= Beginning of Section =

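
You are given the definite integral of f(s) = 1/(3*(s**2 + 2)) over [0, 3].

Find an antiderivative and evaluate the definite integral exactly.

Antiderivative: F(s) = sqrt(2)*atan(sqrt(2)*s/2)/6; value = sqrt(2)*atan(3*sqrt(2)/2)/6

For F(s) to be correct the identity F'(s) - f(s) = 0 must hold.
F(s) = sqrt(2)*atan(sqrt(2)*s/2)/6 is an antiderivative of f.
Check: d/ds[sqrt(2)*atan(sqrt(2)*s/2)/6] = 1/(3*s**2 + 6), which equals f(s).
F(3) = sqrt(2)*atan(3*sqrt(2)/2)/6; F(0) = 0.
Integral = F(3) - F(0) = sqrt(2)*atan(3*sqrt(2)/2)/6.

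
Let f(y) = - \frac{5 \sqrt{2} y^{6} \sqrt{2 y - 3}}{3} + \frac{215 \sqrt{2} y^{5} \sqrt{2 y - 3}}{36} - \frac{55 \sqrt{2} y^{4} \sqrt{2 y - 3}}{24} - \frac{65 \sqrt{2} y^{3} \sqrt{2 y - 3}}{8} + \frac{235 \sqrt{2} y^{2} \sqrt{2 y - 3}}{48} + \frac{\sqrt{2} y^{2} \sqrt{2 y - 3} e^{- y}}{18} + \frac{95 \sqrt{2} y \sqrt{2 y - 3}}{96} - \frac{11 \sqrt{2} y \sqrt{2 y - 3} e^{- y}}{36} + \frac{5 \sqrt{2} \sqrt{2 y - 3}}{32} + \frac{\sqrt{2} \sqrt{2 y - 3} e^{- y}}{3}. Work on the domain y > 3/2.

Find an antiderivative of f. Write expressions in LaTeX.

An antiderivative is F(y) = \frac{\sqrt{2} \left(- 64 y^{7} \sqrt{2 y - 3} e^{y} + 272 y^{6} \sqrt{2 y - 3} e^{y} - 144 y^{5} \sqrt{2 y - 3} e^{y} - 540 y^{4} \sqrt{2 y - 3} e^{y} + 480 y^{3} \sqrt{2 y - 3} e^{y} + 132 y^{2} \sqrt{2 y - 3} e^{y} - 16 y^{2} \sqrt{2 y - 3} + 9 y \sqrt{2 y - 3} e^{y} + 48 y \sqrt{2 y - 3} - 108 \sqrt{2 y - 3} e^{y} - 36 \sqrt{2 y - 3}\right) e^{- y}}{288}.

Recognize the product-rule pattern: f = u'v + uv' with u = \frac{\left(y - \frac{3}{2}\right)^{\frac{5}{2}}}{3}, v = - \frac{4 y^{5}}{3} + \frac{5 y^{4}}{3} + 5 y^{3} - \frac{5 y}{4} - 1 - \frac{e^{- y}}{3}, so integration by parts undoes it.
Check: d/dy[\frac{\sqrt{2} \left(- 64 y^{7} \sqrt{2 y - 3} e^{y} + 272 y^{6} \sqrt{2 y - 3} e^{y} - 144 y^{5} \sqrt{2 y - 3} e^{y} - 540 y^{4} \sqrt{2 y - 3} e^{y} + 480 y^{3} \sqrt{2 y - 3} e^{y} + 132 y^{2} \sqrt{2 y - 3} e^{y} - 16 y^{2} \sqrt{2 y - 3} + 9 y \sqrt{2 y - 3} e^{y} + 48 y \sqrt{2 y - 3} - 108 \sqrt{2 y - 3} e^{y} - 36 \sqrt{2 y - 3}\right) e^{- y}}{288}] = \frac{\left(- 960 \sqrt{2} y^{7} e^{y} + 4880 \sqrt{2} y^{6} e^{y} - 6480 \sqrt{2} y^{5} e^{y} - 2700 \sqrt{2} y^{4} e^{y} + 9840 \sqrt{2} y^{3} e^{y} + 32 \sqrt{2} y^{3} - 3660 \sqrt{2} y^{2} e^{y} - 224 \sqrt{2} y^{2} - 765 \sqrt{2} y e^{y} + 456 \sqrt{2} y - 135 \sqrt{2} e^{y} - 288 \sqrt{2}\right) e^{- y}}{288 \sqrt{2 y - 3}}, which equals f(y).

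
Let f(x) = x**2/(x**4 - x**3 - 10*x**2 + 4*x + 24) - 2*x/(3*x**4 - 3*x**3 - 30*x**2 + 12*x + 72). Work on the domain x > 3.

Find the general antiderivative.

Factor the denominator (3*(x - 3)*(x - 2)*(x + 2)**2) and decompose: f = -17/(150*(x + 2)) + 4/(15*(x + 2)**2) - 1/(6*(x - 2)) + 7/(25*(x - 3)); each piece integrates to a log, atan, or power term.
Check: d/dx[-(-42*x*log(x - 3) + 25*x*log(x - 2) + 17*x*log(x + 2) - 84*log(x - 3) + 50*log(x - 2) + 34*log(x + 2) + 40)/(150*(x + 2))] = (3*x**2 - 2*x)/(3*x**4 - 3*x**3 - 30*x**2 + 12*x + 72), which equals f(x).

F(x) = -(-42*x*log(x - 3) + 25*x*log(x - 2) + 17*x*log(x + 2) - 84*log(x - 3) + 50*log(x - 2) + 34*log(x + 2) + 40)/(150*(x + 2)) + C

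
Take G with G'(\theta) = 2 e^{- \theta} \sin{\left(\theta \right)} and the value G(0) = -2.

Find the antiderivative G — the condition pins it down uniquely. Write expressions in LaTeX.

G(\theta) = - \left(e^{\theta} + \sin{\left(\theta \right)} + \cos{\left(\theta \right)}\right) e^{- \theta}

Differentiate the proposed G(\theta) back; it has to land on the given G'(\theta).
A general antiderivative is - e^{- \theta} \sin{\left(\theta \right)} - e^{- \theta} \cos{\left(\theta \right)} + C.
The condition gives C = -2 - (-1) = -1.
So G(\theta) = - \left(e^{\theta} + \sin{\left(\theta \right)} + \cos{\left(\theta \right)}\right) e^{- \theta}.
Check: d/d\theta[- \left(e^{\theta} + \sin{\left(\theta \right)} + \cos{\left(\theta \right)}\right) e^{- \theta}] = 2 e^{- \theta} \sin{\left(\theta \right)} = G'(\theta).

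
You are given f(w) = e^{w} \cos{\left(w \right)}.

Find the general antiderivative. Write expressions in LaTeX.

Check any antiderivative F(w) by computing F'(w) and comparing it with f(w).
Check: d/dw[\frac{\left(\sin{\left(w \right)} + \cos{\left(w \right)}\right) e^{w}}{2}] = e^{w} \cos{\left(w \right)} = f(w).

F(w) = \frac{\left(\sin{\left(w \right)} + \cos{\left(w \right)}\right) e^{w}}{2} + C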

= End of Section =

Task instructions: Print the line that contains "You are given f(w)" and each line after it up to the end of the listing, exactly as written.

Answer space:
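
You are given f(w) = e^{w} \cos{\left(w \right)}.

Find the general antiderivative. Write expressions in LaTeX.

Check any antiderivative F(w) by computing F'(w) and comparing it with f(w).
Check: d/dw[\frac{\left(\sin{\left(w \right)} + \cos{\left(w \right)}\right) e^{w}}{2}] = e^{w} \cos{\left(w \right)} = f(w).

F(w) = \frac{\left(\sin{\left(w \right)} + \cos{\left(w \right)}\right) e^{w}}{2} + C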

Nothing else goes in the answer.